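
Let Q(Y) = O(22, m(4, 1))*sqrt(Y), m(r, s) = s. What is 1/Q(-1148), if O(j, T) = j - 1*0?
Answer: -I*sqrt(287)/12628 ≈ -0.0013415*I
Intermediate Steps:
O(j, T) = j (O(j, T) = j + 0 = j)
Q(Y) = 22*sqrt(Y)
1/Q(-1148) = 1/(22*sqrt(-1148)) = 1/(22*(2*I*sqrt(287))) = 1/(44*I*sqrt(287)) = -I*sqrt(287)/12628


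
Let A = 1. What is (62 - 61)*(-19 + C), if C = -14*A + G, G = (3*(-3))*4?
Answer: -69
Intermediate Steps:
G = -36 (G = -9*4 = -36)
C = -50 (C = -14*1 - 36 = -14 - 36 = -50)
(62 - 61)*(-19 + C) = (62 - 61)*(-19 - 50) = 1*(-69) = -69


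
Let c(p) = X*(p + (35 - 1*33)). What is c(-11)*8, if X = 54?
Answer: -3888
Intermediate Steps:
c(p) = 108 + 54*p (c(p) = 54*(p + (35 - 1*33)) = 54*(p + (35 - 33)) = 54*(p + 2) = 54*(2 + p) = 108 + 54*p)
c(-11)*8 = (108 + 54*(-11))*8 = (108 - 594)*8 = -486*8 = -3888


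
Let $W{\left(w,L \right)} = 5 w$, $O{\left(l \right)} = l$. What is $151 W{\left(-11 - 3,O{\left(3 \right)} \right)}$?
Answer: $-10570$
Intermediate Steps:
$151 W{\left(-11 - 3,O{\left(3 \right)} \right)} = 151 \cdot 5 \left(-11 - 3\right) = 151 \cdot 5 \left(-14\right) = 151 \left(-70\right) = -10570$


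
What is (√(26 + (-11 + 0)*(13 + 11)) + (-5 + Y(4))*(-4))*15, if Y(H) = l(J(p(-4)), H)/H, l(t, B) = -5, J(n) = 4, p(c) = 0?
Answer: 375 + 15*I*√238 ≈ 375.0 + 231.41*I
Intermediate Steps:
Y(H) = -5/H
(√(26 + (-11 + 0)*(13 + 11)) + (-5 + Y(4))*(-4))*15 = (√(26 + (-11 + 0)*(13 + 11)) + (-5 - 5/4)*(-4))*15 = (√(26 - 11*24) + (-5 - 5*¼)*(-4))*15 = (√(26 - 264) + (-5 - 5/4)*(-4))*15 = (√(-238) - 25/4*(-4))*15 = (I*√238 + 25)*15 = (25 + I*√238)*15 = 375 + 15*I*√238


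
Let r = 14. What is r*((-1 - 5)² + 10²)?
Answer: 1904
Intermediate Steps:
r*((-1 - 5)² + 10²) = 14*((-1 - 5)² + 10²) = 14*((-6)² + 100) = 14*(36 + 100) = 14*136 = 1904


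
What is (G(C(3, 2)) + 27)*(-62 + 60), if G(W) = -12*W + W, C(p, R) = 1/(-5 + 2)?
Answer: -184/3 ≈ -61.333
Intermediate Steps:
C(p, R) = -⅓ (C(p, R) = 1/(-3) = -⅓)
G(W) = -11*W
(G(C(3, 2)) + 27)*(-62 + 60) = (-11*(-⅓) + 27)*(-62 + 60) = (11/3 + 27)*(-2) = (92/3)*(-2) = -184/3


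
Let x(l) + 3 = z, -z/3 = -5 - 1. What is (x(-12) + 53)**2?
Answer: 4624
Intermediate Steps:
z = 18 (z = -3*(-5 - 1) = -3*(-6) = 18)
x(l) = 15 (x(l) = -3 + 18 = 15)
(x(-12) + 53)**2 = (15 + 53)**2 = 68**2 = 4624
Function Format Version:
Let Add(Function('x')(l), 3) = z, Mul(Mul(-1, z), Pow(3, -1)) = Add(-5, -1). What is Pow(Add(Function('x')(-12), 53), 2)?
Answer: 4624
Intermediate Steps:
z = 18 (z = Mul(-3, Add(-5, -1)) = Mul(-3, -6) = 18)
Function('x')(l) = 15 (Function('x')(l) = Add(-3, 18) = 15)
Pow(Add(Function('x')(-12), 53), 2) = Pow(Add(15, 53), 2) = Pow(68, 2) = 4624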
────────────────────
* Exercise details:
The lines to copy are those in the listing that contain the word "What".

* Result:
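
Let Q(Y) = O(22, m(4, 1))*sqrt(Y), m(r, s) = s. What is 1/Q(-1148), if O(j, T) = j - 1*0?
Let A = 1. What is (62 - 61)*(-19 + C), if C = -14*A + G, G = (3*(-3))*4?
Let c(p) = X*(p + (35 - 1*33)). What is c(-11)*8, if X = 54?
Let $W{\left(w,L \right)} = 5 w$, $O{\left(l \right)} = l$. What is $151 W{\left(-11 - 3,O{\left(3 \right)} \right)}$?
What is (√(26 + (-11 + 0)*(13 + 11)) + (-5 + Y(4))*(-4))*15, if Y(H) = l(J(p(-4)), H)/H, l(t, B) = -5, J(n) = 4, p(c) = 0?
Let r = 14. What is r*((-1 - 5)² + 10²)?
What is (G(C(3, 2)) + 27)*(-62 + 60), if G(W) = -12*W + W, C(p, R) = 1/(-5 + 2)?
Let x(l) + 3 = z, -z/3 = -5 - 1. What is (x(-12) + 53)**2?
Let Add(Function('x')(l), 3) = z, Mul(Mul(-1, z), Pow(3, -1)) = Add(-5, -1). What is Pow(Add(Function('x')(-12), 53), 2)?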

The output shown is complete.